* _ASSIGNED TASK_
Count the lines in the records below that contain the word "ribosomal", and give only that count.

[Stored data entries]
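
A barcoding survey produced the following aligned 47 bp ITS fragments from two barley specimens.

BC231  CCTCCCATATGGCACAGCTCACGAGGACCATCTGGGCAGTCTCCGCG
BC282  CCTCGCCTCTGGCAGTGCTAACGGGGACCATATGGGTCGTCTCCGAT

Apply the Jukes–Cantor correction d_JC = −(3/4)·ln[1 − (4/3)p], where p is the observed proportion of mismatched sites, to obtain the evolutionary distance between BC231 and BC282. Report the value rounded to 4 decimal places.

0.3121

Mismatches occur at site 5 (C→G), site 7 (A→C), site 9 (A→C), site 15 (C→G), site 16 (A→T), site 20 (C→A), site 24 (A→G), site 32 (C→A), site 37 (C→T), site 38 (A→C), site 46 (C→A), site 47 (G→T).
p = 12/47 = 0.255319.
d = −0.75 · ln(1 − (4/3)·0.255319) = −0.75 · ln(0.659575) = −0.75 · (-0.416160) = 0.3121.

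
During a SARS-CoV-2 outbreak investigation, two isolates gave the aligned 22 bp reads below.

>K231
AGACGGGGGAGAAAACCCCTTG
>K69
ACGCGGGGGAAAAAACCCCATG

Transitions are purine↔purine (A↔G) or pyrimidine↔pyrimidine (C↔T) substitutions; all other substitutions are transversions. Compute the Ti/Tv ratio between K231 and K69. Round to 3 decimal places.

Differing sites — 2:G/C (Tv); 3:A/G (Ti); 11:G/A (Ti); 20:T/A (Tv).
Of the 4 differences, 2 transitions and 2 transversions, so Ti/Tv = 2/2 = 1.000.

1.000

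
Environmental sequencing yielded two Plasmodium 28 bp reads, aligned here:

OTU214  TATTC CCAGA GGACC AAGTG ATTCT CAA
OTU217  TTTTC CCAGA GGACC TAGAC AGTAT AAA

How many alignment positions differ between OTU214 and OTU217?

7

Mismatches occur at site 2 (A↔T), site 16 (A↔T), site 19 (T↔A), site 20 (G↔C), site 22 (T↔G), site 24 (C↔A), site 26 (C↔A).
That gives 7 mismatches out of 28 aligned sites, so the Hamming distance is 7.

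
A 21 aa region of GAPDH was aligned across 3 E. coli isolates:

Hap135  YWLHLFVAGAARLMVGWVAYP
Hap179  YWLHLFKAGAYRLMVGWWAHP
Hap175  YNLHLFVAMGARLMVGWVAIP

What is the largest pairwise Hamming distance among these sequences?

7

Pairwise Hamming distances:
  Hap135 vs Hap179: 4
  Hap135 vs Hap175: 4
  Hap179 vs Hap175: 7
The largest is 7, between Hap179 and Hap175.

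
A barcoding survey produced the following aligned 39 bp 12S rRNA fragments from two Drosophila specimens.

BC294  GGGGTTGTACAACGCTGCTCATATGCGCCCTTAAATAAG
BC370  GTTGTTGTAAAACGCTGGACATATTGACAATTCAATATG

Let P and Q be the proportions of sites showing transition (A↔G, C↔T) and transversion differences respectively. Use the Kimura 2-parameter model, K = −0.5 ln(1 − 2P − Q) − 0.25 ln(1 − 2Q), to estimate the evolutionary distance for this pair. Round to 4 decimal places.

The sequences differ at positions 2 (G/T, transversion), 3 (G/T, transversion), 10 (C/A, transversion), 18 (C/G, transversion), 19 (T/A, transversion), 25 (G/T, transversion), 26 (C/G, transversion), 27 (G/A, transition), 29 (C/A, transversion), 30 (C/A, transversion), 33 (A/C, transversion), 38 (A/T, transversion).
Of the 12 differences, 1 transition and 11 transversions over 39 sites: P = 1/39 = 0.025641, Q = 11/39 = 0.282051.
d = −0.5·ln(0.666667) − 0.25·ln(0.435898) = −0.5·(-0.405465) − 0.25·(-0.830347) = 0.4103.

0.4103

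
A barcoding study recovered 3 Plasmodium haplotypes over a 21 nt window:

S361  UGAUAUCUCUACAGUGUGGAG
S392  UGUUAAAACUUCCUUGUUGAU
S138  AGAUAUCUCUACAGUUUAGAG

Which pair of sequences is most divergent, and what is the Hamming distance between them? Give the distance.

11

Pairwise Hamming distances:
  S361 vs S392: 9
  S361 vs S138: 3
  S392 vs S138: 11
The largest is 11, between S392 and S138.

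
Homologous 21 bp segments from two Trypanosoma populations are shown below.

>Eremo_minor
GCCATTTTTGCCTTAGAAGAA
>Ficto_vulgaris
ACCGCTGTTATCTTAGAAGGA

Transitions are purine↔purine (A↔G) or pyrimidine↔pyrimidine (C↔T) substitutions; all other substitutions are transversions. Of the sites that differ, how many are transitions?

6

Differing sites — 1:G/A (Ti); 4:A/G (Ti); 5:T/C (Ti); 7:T/G (Tv); 10:G/A (Ti); 11:C/T (Ti); 20:A/G (Ti).
Of the 7 differences, 6 transitions and 1 transversion, so the answer is 6.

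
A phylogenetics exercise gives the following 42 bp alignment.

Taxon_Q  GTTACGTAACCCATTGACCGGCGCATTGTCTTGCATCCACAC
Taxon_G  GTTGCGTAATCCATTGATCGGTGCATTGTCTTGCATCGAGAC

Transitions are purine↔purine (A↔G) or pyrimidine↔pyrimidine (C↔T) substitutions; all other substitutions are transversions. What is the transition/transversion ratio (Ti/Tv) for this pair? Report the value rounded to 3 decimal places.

Mismatches occur at site 4 (A→G, transition), site 10 (C→T, transition), site 18 (C→T, transition), site 22 (C→T, transition), site 38 (C→G, transversion), site 40 (C→G, transversion).
Of the 6 differences, 4 transitions and 2 transversions, so Ti/Tv = 4/2 = 2.000.

2.000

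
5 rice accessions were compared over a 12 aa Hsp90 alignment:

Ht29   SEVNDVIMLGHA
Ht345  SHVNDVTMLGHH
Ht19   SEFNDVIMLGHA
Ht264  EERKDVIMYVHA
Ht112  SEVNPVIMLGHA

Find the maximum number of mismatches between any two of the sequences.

8

Pairwise Hamming distances:
  Ht29 vs Ht345: 3
  Ht29 vs Ht19: 1
  Ht29 vs Ht264: 5
  Ht29 vs Ht112: 1
  Ht345 vs Ht19: 4
  Ht345 vs Ht264: 8
  Ht345 vs Ht112: 4
  Ht19 vs Ht264: 5
  Ht19 vs Ht112: 2
  Ht264 vs Ht112: 6
The largest is 8, between Ht345 and Ht264.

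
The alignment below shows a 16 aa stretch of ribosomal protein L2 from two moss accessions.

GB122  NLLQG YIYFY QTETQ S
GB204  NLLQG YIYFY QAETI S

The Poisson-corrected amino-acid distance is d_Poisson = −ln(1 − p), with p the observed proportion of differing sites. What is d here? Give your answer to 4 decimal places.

Differing sites — 12:T/A; 15:Q/I.
p = 2/16 = 0.125000.
d = −ln(1 − 0.125000) = −ln(0.875000) = 0.1335.

0.1335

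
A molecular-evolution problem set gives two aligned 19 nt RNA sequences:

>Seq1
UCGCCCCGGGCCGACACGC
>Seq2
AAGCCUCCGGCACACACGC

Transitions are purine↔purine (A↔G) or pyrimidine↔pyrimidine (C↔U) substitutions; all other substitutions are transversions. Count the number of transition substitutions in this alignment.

Mismatches occur at site 1 (U↔A, transversion), site 2 (C↔A, transversion), site 6 (C↔U, transition), site 8 (G↔C, transversion), site 12 (C↔A, transversion), site 13 (G↔C, transversion).
Of the 6 differences, 1 transition and 5 transversions, so the answer is 1.

1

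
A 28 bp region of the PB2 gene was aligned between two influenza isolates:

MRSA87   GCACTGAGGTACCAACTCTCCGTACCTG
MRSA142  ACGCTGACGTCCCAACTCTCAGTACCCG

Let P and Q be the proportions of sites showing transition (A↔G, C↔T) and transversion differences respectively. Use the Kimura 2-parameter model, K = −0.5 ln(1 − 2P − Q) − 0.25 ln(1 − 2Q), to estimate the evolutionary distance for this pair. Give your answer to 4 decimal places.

0.2542

Differing sites — 1:G/A (Ti); 3:A/G (Ti); 8:G/C (Tv); 11:A/C (Tv); 21:C/A (Tv); 27:T/C (Ti).
Of the 6 differences, 3 transitions and 3 transversions over 28 sites: P = 3/28 = 0.107143, Q = 3/28 = 0.107143.
d = −0.5·ln(0.678571) − 0.25·ln(0.785714) = −0.5·(-0.387766) − 0.25·(-0.241162) = 0.2542.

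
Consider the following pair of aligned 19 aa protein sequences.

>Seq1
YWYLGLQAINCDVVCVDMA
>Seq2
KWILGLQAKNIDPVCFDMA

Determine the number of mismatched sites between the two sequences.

6

Mismatches occur at site 1 (Y/K), site 3 (Y/I), site 9 (I/K), site 11 (C/I), site 13 (V/P), site 16 (V/F).
That gives 6 mismatches out of 19 aligned sites, so the Hamming distance is 6.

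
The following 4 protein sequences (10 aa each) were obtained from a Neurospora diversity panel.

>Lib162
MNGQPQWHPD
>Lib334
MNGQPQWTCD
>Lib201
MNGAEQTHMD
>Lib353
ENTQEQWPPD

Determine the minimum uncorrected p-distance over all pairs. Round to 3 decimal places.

Pairwise Hamming distances:
  Lib162 vs Lib334: 2
  Lib162 vs Lib201: 4
  Lib162 vs Lib353: 4
  Lib334 vs Lib201: 5
  Lib334 vs Lib353: 5
  Lib201 vs Lib353: 6
The smallest is 2 mismatches, between Lib162 and Lib334; p = 2/10 = 0.200.

0.200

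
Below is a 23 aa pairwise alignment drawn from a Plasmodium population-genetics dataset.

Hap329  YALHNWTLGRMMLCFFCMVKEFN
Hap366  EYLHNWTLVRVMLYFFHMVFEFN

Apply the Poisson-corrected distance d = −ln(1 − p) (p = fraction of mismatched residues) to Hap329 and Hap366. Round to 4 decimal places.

0.3629

Mismatches occur at site 1 (Y↔E), site 2 (A↔Y), site 9 (G↔V), site 11 (M↔V), site 14 (C↔Y), site 17 (C↔H), site 20 (K↔F).
p = 7/23 = 0.304348.
d = −ln(1 − 0.304348) = −ln(0.695652) = 0.3629.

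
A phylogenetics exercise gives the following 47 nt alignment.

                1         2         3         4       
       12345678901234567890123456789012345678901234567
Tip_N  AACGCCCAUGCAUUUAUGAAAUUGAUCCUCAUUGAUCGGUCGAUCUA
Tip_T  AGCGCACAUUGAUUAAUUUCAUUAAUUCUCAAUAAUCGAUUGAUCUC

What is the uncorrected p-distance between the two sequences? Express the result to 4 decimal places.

Differing sites — 2:A/G; 6:C/A; 10:G/U; 11:C/G; 15:U/A; 18:G/U; 19:A/U; 20:A/C; 24:G/A; 27:C/U; 32:U/A; 34:G/A; 39:G/A; 41:C/U; 47:A/C.
There are 15 differences over 47 sites, so p = 15/47 = 0.3191.

0.3191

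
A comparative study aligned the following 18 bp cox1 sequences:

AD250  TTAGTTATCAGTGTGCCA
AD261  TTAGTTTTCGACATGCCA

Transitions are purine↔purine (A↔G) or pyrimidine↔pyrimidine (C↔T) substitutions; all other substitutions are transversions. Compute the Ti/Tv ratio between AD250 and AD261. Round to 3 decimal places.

4.000

The sequences differ at positions 7 (A/T, transversion), 10 (A/G, transition), 11 (G/A, transition), 12 (T/C, transition), 13 (G/A, transition).
Of the 5 differences, 4 transitions and 1 transversion, so Ti/Tv = 4/1 = 4.000.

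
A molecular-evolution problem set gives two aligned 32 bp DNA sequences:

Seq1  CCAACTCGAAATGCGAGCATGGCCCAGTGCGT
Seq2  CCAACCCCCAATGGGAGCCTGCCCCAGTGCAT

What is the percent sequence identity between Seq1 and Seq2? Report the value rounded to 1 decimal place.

78.1%

Differing sites — 6:T/C; 8:G/C; 9:A/C; 14:C/G; 19:A/C; 22:G/C; 31:G/A.
25 of the 32 sites match, so the percent identity is 25/32 × 100 = 78.1%.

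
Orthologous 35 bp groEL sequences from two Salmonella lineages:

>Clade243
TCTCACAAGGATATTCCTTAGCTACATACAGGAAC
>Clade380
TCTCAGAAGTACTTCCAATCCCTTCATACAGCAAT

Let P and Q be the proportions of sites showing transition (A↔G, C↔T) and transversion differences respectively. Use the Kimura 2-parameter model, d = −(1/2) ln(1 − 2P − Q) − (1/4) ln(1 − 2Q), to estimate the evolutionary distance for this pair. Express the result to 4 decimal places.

Mismatches occur at site 6 (C/G, transversion), site 10 (G/T, transversion), site 12 (T/C, transition), site 13 (A/T, transversion), site 15 (T/C, transition), site 17 (C/A, transversion), site 18 (T/A, transversion), site 20 (A/C, transversion), site 21 (G/C, transversion), site 24 (A/T, transversion), site 32 (G/C, transversion), site 35 (C/T, transition).
Of the 12 differences, 3 transitions and 9 transversions over 35 sites: P = 3/35 = 0.085714, Q = 9/35 = 0.257143.
d = −0.5·ln(0.571429) − 0.25·ln(0.485714) = −0.5·(-0.559615) − 0.25·(-0.722135) = 0.4603.

0.4603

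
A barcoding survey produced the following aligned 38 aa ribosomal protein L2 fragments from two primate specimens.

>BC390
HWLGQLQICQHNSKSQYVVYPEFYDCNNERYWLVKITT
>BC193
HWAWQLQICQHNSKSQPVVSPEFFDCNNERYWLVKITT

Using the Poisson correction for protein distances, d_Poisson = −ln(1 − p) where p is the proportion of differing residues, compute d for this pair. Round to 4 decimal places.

0.1411

Mismatches occur at site 3 (L/A), site 4 (G/W), site 17 (Y/P), site 20 (Y/S), site 24 (Y/F).
p = 5/38 = 0.131579.
d = −ln(1 − 0.131579) = −ln(0.868421) = 0.1411.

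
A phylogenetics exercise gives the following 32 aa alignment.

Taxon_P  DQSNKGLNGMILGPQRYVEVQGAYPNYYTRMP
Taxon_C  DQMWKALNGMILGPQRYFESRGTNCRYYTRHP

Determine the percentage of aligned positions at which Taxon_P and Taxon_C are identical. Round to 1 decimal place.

65.6%

Mismatches occur at site 3 (S↔M), site 4 (N↔W), site 6 (G↔A), site 18 (V↔F), site 20 (V↔S), site 21 (Q↔R), site 23 (A↔T), site 24 (Y↔N), site 25 (P↔C), site 26 (N↔R), site 31 (M↔H).
21 of the 32 sites match, so the percent identity is 21/32 × 100 = 65.6%.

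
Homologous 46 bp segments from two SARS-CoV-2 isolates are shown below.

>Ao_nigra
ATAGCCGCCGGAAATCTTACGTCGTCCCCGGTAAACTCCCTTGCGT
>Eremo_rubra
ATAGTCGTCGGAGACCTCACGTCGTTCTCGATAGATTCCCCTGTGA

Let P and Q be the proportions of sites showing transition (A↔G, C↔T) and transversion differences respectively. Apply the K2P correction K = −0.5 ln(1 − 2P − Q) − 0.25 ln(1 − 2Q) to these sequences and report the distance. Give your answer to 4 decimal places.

Differing sites — 5:C/T (Ti); 8:C/T (Ti); 13:A/G (Ti); 15:T/C (Ti); 18:T/C (Ti); 26:C/T (Ti); 28:C/T (Ti); 31:G/A (Ti); 34:A/G (Ti); 36:C/T (Ti); 41:T/C (Ti); 44:C/T (Ti); 46:T/A (Tv).
Of the 13 differences, 12 transitions and 1 transversion over 46 sites: P = 12/46 = 0.260870, Q = 1/46 = 0.021739.
d = −0.5·ln(0.456521) − 0.25·ln(0.956522) = −0.5·(-0.784121) − 0.25·(-0.044451) = 0.4032.

0.4032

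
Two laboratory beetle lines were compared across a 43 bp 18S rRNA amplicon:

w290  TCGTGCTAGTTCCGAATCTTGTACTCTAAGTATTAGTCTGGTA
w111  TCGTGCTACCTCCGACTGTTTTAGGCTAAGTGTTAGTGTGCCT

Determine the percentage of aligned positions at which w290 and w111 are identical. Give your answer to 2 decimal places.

Mismatches occur at site 9 (G→C), site 10 (T→C), site 16 (A→C), site 18 (C→G), site 21 (G→T), site 24 (C→G), site 25 (T→G), site 32 (A→G), site 38 (C→G), site 41 (G→C), site 42 (T→C), site 43 (A→T).
31 of the 43 sites match, so the percent identity is 31/43 × 100 = 72.09%.

72.09%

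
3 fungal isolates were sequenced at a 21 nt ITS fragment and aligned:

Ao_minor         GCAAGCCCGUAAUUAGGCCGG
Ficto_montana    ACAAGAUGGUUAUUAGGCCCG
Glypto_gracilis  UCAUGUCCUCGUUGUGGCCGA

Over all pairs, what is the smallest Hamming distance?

Pairwise Hamming distances:
  Ao_minor vs Ficto_montana: 6
  Ao_minor vs Glypto_gracilis: 10
  Ficto_montana vs Glypto_gracilis: 13
The smallest is 6, between Ao_minor and Ficto_montana.

6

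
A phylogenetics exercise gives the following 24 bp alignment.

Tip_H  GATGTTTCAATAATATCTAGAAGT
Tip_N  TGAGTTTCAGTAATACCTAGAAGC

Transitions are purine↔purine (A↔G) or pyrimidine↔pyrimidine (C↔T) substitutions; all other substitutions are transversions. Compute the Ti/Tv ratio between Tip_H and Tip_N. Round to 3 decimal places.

Differing sites — 1:G/T (Tv); 2:A/G (Ti); 3:T/A (Tv); 10:A/G (Ti); 16:T/C (Ti); 24:T/C (Ti).
Of the 6 differences, 4 transitions and 2 transversions, so Ti/Tv = 4/2 = 2.000.

2.000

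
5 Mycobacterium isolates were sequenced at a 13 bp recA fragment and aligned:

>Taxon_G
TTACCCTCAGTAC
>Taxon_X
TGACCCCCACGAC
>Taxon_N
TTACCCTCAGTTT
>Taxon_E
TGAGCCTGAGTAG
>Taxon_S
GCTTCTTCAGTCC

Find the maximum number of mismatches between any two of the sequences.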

* _REPLY TO THE EXERCISE_
2